### What to work on
Below are entries. Reproduce exactly the lines between the line holding "The same current" and the line holding "An electroplating process", inclusive, and only those.

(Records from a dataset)
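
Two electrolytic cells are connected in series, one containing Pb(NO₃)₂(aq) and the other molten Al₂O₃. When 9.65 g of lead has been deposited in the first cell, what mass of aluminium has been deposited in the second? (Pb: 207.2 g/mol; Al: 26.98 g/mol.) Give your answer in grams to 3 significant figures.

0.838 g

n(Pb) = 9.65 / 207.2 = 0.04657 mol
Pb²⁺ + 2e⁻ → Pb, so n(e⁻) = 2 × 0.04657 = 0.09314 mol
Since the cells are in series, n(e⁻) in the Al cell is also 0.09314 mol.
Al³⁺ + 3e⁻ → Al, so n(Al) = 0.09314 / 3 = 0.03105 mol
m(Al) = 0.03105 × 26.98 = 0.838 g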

...

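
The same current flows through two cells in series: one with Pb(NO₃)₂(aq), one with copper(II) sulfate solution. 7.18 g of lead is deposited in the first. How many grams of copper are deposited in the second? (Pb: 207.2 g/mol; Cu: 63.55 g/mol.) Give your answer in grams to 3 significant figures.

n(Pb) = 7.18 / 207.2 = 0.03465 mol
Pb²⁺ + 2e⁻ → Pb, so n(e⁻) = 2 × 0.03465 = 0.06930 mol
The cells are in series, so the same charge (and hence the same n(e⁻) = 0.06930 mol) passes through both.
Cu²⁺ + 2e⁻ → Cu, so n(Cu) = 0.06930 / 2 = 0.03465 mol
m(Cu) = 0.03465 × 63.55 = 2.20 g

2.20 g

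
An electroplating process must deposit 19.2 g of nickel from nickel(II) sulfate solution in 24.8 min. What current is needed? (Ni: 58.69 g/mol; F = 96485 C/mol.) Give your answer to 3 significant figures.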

* * *

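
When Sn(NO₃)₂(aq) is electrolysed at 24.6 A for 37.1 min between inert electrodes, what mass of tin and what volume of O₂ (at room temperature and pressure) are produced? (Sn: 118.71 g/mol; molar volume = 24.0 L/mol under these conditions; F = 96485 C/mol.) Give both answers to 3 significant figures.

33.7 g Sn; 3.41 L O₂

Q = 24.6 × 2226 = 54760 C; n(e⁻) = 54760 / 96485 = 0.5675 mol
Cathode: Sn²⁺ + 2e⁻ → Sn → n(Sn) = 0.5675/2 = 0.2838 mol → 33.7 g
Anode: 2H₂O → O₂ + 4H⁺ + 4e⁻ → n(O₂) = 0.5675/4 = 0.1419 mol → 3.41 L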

### Solved exercise
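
The same current flows through two cells in series: one with Pb(NO₃)₂(aq), one with copper(II) sulfate solution. 7.18 g of lead is deposited in the first. How many grams of copper are deposited in the second? (Pb: 207.2 g/mol; Cu: 63.55 g/mol.) Give your answer in grams to 3 significant figures.

n(Pb) = 7.18 / 207.2 = 0.03465 mol
Pb²⁺ + 2e⁻ → Pb, so n(e⁻) = 2 × 0.03465 = 0.06930 mol
The cells are in series, so the same charge (and hence the same n(e⁻) = 0.06930 mol) passes through both.
Cu²⁺ + 2e⁻ → Cu, so n(Cu) = 0.06930 / 2 = 0.03465 mol
m(Cu) = 0.03465 × 63.55 = 2.20 g

2.20 g

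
An electroplating process must deposit 19.2 g of nickel from nickel(II) sulfate solution in 24.8 min. What current is needed? (Ni: 58.69 g/mol; F = 96485 C/mol.) Give your answer to 3 significant figures.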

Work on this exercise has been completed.